#### Exercise objective:
Give the lines again exactly, from the one holding "Cedarfen: capacity 10, population 19" to the last line of the listing below, both ends included and nothing added.
[Records for processing]
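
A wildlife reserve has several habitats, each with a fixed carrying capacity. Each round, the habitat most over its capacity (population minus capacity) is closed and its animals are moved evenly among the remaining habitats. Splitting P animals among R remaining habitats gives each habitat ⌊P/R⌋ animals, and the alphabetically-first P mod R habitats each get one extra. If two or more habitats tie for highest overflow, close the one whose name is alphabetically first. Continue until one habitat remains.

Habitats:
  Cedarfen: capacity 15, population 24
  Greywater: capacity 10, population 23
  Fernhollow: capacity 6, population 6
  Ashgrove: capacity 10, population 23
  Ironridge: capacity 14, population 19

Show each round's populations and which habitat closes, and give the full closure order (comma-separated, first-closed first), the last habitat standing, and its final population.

Closure order: Ashgrove, Greywater, Cedarfen, Ironridge
Last habitat: Fernhollow with 95 animals

Round 1: Ashgrove=23 Cedarfen=24 Fernhollow=6 Greywater=23 Ironridge=19 → close Ashgrove (overflow 13)
  23÷4 = 5 each, +1 to first 3
Round 2: Cedarfen=30 Fernhollow=12 Greywater=29 Ironridge=24 → close Greywater (overflow 19)
  29÷3 = 9 each, +1 to first 2
Round 3: Cedarfen=40 Fernhollow=22 Ironridge=33 → close Cedarfen (overflow 25)
  40÷2 = 20 each, +1 to first 0
Round 4: Fernhollow=42 Ironridge=53 → close Ironridge (overflow 39)
  53÷1 = 53 each, +1 to first 0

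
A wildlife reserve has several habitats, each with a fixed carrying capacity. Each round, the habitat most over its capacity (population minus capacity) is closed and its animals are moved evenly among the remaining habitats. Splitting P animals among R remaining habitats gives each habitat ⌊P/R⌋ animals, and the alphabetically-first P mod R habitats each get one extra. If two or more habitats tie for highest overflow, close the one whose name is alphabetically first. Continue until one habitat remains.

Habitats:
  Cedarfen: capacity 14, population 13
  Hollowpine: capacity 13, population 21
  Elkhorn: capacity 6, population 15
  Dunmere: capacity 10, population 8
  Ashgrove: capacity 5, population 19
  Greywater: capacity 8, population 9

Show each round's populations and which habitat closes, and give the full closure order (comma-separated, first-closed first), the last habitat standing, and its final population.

Closure order: Ashgrove, Elkhorn, Hollowpine, Greywater, Cedarfen
Last habitat: Dunmere with 85 animals

Round 1: Ashgrove=19 Cedarfen=13 Dunmere=8 Elkhorn=15 Greywater=9 Hollowpine=21 → close Ashgrove (overflow 14)
  19÷5 = 3 each, +1 to first 4
Round 2: Cedarfen=17 Dunmere=12 Elkhorn=19 Greywater=13 Hollowpine=24 → close Elkhorn (overflow 13)
  19÷4 = 4 each, +1 to first 3
Round 3: Cedarfen=22 Dunmere=17 Greywater=18 Hollowpine=28 → close Hollowpine (overflow 15)
  28÷3 = 9 each, +1 to first 1
Round 4: Cedarfen=32 Dunmere=26 Greywater=27 → close Greywater (overflow 19)
  27÷2 = 13 each, +1 to first 1
Round 5: Cedarfen=46 Dunmere=39 → close Cedarfen (overflow 32)
  46÷1 = 46 each, +1 to first 0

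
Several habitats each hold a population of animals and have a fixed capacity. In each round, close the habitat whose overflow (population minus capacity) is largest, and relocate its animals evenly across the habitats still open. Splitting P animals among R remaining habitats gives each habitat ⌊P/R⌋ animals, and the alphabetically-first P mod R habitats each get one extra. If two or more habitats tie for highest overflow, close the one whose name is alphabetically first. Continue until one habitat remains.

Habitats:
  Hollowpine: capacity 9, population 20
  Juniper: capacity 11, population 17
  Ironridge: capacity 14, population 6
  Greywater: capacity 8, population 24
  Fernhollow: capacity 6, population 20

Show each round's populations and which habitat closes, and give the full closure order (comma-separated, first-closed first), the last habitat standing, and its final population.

Round 1: Fernhollow=20 Greywater=24 Hollowpine=20 Ironridge=6 Juniper=17 → close Greywater (overflow 16)
  24÷4 = 6 each, +1 to first 0
Round 2: Fernhollow=26 Hollowpine=26 Ironridge=12 Juniper=23 → close Fernhollow (overflow 20)
  26÷3 = 8 each, +1 to first 2
Round 3: Hollowpine=35 Ironridge=21 Juniper=31 → close Hollowpine (overflow 26)
  35÷2 = 17 each, +1 to first 1
Round 4: Ironridge=39 Juniper=48 → close Juniper (overflow 37)
  48÷1 = 48 each, +1 to first 0

Closure order: Greywater, Fernhollow, Hollowpine, Juniper
Last habitat: Ironridge with 87 animals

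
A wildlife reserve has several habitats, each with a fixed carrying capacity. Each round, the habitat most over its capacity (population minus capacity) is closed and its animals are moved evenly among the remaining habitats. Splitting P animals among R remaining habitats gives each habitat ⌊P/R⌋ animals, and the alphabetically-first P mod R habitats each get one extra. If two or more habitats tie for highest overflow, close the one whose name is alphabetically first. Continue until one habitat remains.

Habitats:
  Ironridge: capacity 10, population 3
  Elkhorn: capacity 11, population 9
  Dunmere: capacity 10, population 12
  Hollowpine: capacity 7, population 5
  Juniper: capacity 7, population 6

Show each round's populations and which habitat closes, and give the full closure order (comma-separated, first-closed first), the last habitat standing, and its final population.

Round 1: Dunmere=12 Elkhorn=9 Hollowpine=5 Ironridge=3 Juniper=6 → close Dunmere (overflow 2)
  12÷4 = 3 each, +1 to first 0
Round 2: Elkhorn=12 Hollowpine=8 Ironridge=6 Juniper=9 → close Juniper (overflow 2)
  9÷3 = 3 each, +1 to first 0
Round 3: Elkhorn=15 Hollowpine=11 Ironridge=9 → close Elkhorn (overflow 4)
  15÷2 = 7 each, +1 to first 1
Round 4: Hollowpine=19 Ironridge=16 → close Hollowpine (overflow 12)
  19÷1 = 19 each, +1 to first 0

Closure order: Dunmere, Juniper, Elkhorn, Hollowpine
Last habitat: Ironridge with 35 animals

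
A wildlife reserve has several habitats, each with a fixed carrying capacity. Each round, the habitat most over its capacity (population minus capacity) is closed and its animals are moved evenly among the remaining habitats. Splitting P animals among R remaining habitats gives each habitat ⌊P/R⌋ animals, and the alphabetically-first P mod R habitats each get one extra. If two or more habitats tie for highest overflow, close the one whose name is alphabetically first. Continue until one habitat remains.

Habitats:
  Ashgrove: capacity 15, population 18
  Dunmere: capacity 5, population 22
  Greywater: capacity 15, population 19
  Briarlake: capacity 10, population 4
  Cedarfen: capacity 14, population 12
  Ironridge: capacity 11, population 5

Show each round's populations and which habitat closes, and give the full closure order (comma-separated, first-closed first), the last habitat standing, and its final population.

Round 1: Ashgrove=18 Briarlake=4 Cedarfen=12 Dunmere=22 Greywater=19 Ironridge=5 → close Dunmere (overflow 17)
  22÷5 = 4 each, +1 to first 2
Round 2: Ashgrove=23 Briarlake=9 Cedarfen=16 Greywater=23 Ironridge=9 → close Ashgrove (overflow 8)
  23÷4 = 5 each, +1 to first 3
Round 3: Briarlake=15 Cedarfen=22 Greywater=29 Ironridge=14 → close Greywater (overflow 14)
  29÷3 = 9 each, +1 to first 2
Round 4: Briarlake=25 Cedarfen=32 Ironridge=23 → close Cedarfen (overflow 18)
  32÷2 = 16 each, +1 to first 0
Round 5: Briarlake=41 Ironridge=39 → close Briarlake (overflow 31)
  41÷1 = 41 each, +1 to first 0

Closure order: Dunmere, Ashgrove, Greywater, Cedarfen, Briarlake
Last habitat: Ironridge with 80 animals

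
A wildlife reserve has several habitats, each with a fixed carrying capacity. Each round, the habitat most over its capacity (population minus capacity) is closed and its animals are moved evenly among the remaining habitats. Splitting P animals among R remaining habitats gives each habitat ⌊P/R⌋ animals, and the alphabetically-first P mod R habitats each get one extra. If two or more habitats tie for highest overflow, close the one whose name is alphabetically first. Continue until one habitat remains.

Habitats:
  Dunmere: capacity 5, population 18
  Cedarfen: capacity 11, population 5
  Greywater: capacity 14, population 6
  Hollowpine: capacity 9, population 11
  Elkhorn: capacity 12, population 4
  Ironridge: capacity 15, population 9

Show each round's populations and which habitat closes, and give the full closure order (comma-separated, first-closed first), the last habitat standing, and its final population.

Round 1: Cedarfen=5 Dunmere=18 Elkhorn=4 Greywater=6 Hollowpine=11 Ironridge=9 → close Dunmere (overflow 13)
  18÷5 = 3 each, +1 to first 3
Round 2: Cedarfen=9 Elkhorn=8 Greywater=10 Hollowpine=14 Ironridge=12 → close Hollowpine (overflow 5)
  14÷4 = 3 each, +1 to first 2
Round 3: Cedarfen=13 Elkhorn=12 Greywater=13 Ironridge=15 → close Cedarfen (overflow 2)
  13÷3 = 4 each, +1 to first 1
Round 4: Elkhorn=17 Greywater=17 Ironridge=19 → close Elkhorn (overflow 5)
  17÷2 = 8 each, +1 to first 1
Round 5: Greywater=26 Ironridge=27 → close Greywater (overflow 12)
  26÷1 = 26 each, +1 to first 0

Closure order: Dunmere, Hollowpine, Cedarfen, Elkhorn, Greywater
Last habitat: Ironridge with 53 animals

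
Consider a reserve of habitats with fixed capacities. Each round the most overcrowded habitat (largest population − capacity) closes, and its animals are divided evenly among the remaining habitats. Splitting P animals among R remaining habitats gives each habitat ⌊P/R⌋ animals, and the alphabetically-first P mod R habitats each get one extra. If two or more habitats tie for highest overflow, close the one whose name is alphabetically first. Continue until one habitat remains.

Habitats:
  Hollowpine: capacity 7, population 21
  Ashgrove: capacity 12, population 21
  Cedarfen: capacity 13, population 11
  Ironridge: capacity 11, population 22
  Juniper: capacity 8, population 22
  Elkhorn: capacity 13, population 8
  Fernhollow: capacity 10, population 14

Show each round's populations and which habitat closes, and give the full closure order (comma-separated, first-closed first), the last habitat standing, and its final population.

Round 1: Ashgrove=21 Cedarfen=11 Elkhorn=8 Fernhollow=14 Hollowpine=21 Ironridge=22 Juniper=22 → close Hollowpine (overflow 14)
  21÷6 = 3 each, +1 to first 3
Round 2: Ashgrove=25 Cedarfen=15 Elkhorn=12 Fernhollow=17 Ironridge=25 Juniper=25 → close Juniper (overflow 17)
  25÷5 = 5 each, +1 to first 0
Round 3: Ashgrove=30 Cedarfen=20 Elkhorn=17 Fernhollow=22 Ironridge=30 → close Ironridge (overflow 19)
  30÷4 = 7 each, +1 to first 2
Round 4: Ashgrove=38 Cedarfen=28 Elkhorn=24 Fernhollow=29 → close Ashgrove (overflow 26)
  38÷3 = 12 each, +1 to first 2
Round 5: Cedarfen=41 Elkhorn=37 Fernhollow=41 → close Fernhollow (overflow 31)
  41÷2 = 20 each, +1 to first 1
Round 6: Cedarfen=62 Elkhorn=57 → close Cedarfen (overflow 49)
  62÷1 = 62 each, +1 to first 0

Closure order: Hollowpine, Juniper, Ironridge, Ashgrove, Fernhollow, Cedarfen
Last habitat: Elkhorn with 119 animals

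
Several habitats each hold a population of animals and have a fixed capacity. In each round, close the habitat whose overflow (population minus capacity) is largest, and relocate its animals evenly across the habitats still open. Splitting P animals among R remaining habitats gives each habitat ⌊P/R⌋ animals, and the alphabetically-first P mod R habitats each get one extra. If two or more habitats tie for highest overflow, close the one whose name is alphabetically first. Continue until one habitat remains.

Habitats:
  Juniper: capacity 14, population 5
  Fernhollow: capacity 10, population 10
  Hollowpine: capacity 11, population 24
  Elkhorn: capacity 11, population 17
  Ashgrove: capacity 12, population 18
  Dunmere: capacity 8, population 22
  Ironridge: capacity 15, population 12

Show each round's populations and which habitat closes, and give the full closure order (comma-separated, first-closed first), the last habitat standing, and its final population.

Round 1: Ashgrove=18 Dunmere=22 Elkhorn=17 Fernhollow=10 Hollowpine=24 Ironridge=12 Juniper=5 → close Dunmere (overflow 14)
  22÷6 = 3 each, +1 to first 4
Round 2: Ashgrove=22 Elkhorn=21 Fernhollow=14 Hollowpine=28 Ironridge=15 Juniper=8 → close Hollowpine (overflow 17)
  28÷5 = 5 each, +1 to first 3
Round 3: Ashgrove=28 Elkhorn=27 Fernhollow=20 Ironridge=20 Juniper=13 → close Ashgrove (overflow 16)
  28÷4 = 7 each, +1 to first 0
Round 4: Elkhorn=34 Fernhollow=27 Ironridge=27 Juniper=20 → close Elkhorn (overflow 23)
  34÷3 = 11 each, +1 to first 1
Round 5: Fernhollow=39 Ironridge=38 Juniper=31 → close Fernhollow (overflow 29)
  39÷2 = 19 each, +1 to first 1
Round 6: Ironridge=58 Juniper=50 → close Ironridge (overflow 43)
  58÷1 = 58 each, +1 to first 0

Closure order: Dunmere, Hollowpine, Ashgrove, Elkhorn, Fernhollow, Ironridge
Last habitat: Juniper with 108 animals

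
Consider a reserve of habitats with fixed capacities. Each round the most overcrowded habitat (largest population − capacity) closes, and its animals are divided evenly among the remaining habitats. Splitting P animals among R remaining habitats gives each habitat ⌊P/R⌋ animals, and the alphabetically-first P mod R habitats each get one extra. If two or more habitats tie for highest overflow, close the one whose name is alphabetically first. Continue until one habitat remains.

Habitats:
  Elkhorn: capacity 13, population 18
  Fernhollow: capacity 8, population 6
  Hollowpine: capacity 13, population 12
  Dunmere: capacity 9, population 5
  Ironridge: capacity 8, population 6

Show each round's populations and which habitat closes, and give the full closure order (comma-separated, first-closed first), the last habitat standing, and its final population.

Round 1: Dunmere=5 Elkhorn=18 Fernhollow=6 Hollowpine=12 Ironridge=6 → close Elkhorn (overflow 5)
  18÷4 = 4 each, +1 to first 2
Round 2: Dunmere=10 Fernhollow=11 Hollowpine=16 Ironridge=10 → close Fernhollow (overflow 3)
  11÷3 = 3 each, +1 to first 2
Round 3: Dunmere=14 Hollowpine=20 Ironridge=13 → close Hollowpine (overflow 7)
  20÷2 = 10 each, +1 to first 0
Round 4: Dunmere=24 Ironridge=23 → close Dunmere (overflow 15)
  24÷1 = 24 each, +1 to first 0

Closure order: Elkhorn, Fernhollow, Hollowpine, Dunmere
Last habitat: Ironridge with 47 animals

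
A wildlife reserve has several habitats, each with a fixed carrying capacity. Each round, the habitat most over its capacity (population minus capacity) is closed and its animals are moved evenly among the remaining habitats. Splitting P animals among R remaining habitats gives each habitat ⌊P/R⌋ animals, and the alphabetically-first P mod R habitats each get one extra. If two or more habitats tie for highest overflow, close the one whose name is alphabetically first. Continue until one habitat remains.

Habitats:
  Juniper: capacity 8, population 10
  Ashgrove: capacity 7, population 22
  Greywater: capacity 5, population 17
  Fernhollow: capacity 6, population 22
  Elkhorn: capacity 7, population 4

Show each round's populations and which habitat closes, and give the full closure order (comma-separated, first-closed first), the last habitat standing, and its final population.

Round 1: Ashgrove=22 Elkhorn=4 Fernhollow=22 Greywater=17 Juniper=10 → close Fernhollow (overflow 16)
  22÷4 = 5 each, +1 to first 2
Round 2: Ashgrove=28 Elkhorn=10 Greywater=22 Juniper=15 → close Ashgrove (overflow 21)
  28÷3 = 9 each, +1 to first 1
Round 3: Elkhorn=20 Greywater=31 Juniper=24 → close Greywater (overflow 26)
  31÷2 = 15 each, +1 to first 1
Round 4: Elkhorn=36 Juniper=39 → close Juniper (overflow 31)
  39÷1 = 39 each, +1 to first 0

Closure order: Fernhollow, Ashgrove, Greywater, Juniper
Last habitat: Elkhorn with 75 animals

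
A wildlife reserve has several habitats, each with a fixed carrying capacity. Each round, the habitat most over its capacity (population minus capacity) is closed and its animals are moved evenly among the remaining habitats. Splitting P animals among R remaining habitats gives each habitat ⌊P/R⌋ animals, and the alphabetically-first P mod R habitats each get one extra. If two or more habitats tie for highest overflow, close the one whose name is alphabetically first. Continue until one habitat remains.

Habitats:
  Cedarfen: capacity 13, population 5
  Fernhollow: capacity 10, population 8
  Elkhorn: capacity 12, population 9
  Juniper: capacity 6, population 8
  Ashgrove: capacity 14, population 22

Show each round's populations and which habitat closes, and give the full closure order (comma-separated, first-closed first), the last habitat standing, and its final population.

Closure order: Ashgrove, Juniper, Elkhorn, Fernhollow
Last habitat: Cedarfen with 52 animals

Round 1: Ashgrove=22 Cedarfen=5 Elkhorn=9 Fernhollow=8 Juniper=8 → close Ashgrove (overflow 8)
  22÷4 = 5 each, +1 to first 2
Round 2: Cedarfen=11 Elkhorn=15 Fernhollow=13 Juniper=13 → close Juniper (overflow 7)
  13÷3 = 4 each, +1 to first 1
Round 3: Cedarfen=16 Elkhorn=19 Fernhollow=17 → close Elkhorn (overflow 7)
  19÷2 = 9 each, +1 to first 1
Round 4: Cedarfen=26 Fernhollow=26 → close Fernhollow (overflow 16)
  26÷1 = 26 each, +1 to first 0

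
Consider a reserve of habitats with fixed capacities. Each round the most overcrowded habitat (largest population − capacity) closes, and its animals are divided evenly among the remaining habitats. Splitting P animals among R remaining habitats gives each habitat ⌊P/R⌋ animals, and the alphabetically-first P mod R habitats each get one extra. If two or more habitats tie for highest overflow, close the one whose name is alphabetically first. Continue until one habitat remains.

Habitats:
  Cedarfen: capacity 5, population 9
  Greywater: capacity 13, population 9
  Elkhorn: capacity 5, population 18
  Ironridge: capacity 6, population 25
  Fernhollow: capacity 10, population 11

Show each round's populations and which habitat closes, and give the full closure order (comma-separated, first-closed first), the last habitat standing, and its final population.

Closure order: Ironridge, Elkhorn, Cedarfen, Fernhollow
Last habitat: Greywater with 72 animals

Round 1: Cedarfen=9 Elkhorn=18 Fernhollow=11 Greywater=9 Ironridge=25 → close Ironridge (overflow 19)
  25÷4 = 6 each, +1 to first 1
Round 2: Cedarfen=16 Elkhorn=24 Fernhollow=17 Greywater=15 → close Elkhorn (overflow 19)
  24÷3 = 8 each, +1 to first 0
Round 3: Cedarfen=24 Fernhollow=25 Greywater=23 → close Cedarfen (overflow 19)
  24÷2 = 12 each, +1 to first 0
Round 4: Fernhollow=37 Greywater=35 → close Fernhollow (overflow 27)
  37÷1 = 37 each, +1 to first 0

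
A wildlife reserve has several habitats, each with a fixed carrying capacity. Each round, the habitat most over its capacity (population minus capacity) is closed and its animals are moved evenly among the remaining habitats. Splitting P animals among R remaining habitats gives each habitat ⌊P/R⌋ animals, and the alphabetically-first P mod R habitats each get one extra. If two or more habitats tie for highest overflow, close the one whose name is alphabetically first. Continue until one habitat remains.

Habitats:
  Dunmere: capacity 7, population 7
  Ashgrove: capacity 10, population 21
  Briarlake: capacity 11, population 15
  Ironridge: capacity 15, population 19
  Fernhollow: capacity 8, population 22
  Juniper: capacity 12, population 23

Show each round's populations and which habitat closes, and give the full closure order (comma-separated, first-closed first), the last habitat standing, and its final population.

Closure order: Fernhollow, Ashgrove, Juniper, Briarlake, Ironridge
Last habitat: Dunmere with 107 animals

Round 1: Ashgrove=21 Briarlake=15 Dunmere=7 Fernhollow=22 Ironridge=19 Juniper=23 → close Fernhollow (overflow 14)
  22÷5 = 4 each, +1 to first 2
Round 2: Ashgrove=26 Briarlake=20 Dunmere=11 Ironridge=23 Juniper=27 → close Ashgrove (overflow 16)
  26÷4 = 6 each, +1 to first 2
Round 3: Briarlake=27 Dunmere=18 Ironridge=29 Juniper=33 → close Juniper (overflow 21)
  33÷3 = 11 each, +1 to first 0
Round 4: Briarlake=38 Dunmere=29 Ironridge=40 → close Briarlake (overflow 27)
  38÷2 = 19 each, +1 to first 0
Round 5: Dunmere=48 Ironridge=59 → close Ironridge (overflow 44)
  59÷1 = 59 each, +1 to first 0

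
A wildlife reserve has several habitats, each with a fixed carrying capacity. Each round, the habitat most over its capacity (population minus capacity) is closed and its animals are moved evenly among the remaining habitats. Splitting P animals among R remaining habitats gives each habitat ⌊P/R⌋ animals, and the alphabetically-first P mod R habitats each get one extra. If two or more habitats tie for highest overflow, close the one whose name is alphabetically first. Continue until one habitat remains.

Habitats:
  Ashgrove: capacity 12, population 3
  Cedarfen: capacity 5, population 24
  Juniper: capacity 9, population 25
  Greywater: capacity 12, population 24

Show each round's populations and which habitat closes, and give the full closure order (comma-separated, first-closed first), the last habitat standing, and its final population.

Round 1: Ashgrove=3 Cedarfen=24 Greywater=24 Juniper=25 → close Cedarfen (overflow 19)
  24÷3 = 8 each, +1 to first 0
Round 2: Ashgrove=11 Greywater=32 Juniper=33 → close Juniper (overflow 24)
  33÷2 = 16 each, +1 to first 1
Round 3: Ashgrove=28 Greywater=48 → close Greywater (overflow 36)
  48÷1 = 48 each, +1 to first 0

Closure order: Cedarfen, Juniper, Greywater
Last habitat: Ashgrove with 76 animals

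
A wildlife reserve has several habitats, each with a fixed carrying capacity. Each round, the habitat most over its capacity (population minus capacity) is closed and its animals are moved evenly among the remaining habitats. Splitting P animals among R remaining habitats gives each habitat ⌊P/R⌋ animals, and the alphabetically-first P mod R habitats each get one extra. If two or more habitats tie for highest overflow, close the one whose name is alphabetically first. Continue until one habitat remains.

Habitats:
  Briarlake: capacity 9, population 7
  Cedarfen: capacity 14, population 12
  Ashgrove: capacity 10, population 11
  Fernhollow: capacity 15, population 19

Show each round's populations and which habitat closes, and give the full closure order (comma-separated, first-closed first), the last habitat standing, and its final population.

Closure order: Fernhollow, Ashgrove, Briarlake
Last habitat: Cedarfen with 49 animals

Round 1: Ashgrove=11 Briarlake=7 Cedarfen=12 Fernhollow=19 → close Fernhollow (overflow 4)
  19÷3 = 6 each, +1 to first 1
Round 2: Ashgrove=18 Briarlake=13 Cedarfen=18 → close Ashgrove (overflow 8)
  18÷2 = 9 each, +1 to first 0
Round 3: Briarlake=22 Cedarfen=27 → close Briarlake (overflow 13)
  22÷1 = 22 each, +1 to first 0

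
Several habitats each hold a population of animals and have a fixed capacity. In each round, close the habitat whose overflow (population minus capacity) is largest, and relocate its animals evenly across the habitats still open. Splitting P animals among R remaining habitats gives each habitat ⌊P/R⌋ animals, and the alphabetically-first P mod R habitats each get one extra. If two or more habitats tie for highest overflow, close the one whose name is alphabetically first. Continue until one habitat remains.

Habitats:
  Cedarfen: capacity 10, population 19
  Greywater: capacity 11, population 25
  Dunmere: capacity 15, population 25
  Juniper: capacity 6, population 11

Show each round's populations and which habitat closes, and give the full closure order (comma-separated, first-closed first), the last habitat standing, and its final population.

Closure order: Greywater, Cedarfen, Dunmere
Last habitat: Juniper with 80 animals

Round 1: Cedarfen=19 Dunmere=25 Greywater=25 Juniper=11 → close Greywater (overflow 14)
  25÷3 = 8 each, +1 to first 1
Round 2: Cedarfen=28 Dunmere=33 Juniper=19 → close Cedarfen (overflow 18)
  28÷2 = 14 each, +1 to first 0
Round 3: Dunmere=47 Juniper=33 → close Dunmere (overflow 32)
  47÷1 = 47 each, +1 to first 0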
[/Records for processing]
#### Reply:
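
  Cedarfen: capacity 10, population 19
  Greywater: capacity 11, population 25
  Dunmere: capacity 15, population 25
  Juniper: capacity 6, population 11

Show each round's populations and which habitat closes, and give the full closure order (comma-separated, first-closed first), the last habitat standing, and its final population.

Closure order: Greywater, Cedarfen, Dunmere
Last habitat: Juniper with 80 animals

Round 1: Cedarfen=19 Dunmere=25 Greywater=25 Juniper=11 → close Greywater (overflow 14)
  25÷3 = 8 each, +1 to first 1
Round 2: Cedarfen=28 Dunmere=33 Juniper=19 → close Cedarfen (overflow 18)
  28÷2 = 14 each, +1 to first 0
Round 3: Dunmere=47 Juniper=33 → close Dunmere (overflow 32)
  47÷1 = 47 each, +1 to first 0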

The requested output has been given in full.